# Problem:
Could you copy, exactly as written, every line from the first line of the records through the one containing "C (a geological"?

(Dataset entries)
-------------------------
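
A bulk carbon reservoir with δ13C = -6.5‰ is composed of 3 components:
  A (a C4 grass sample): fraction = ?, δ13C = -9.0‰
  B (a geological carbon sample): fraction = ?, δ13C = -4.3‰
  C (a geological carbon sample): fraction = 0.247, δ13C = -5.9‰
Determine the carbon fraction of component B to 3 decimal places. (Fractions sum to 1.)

0.369

Let f_B and f_A be the unknown fractions; fractions sum to 1 so f_B + f_A = 0.753.
Mass balance: Σ fᵢ·δᵢ = δ_bulk ⇒ f_B·(-4.3) + f_A·(-9.0) = -6.5 − (-1.457) = -5.043
Substitute f_A = 0.753 − f_B:
f_B·(-4.3 − -9.0) = -5.043 − 0.753×(-9.0) = 1.734
f_B = 1.734 / 4.7 = 0.3690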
-------------------------
# Task answer:
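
A bulk carbon reservoir with δ13C = -6.5‰ is composed of 3 components:
  A (a C4 grass sample): fraction = ?, δ13C = -9.0‰
  B (a geological carbon sample): fraction = ?, δ13C = -4.3‰
  C (a geological carbon sample): fraction = 0.247, δ13C = -5.9‰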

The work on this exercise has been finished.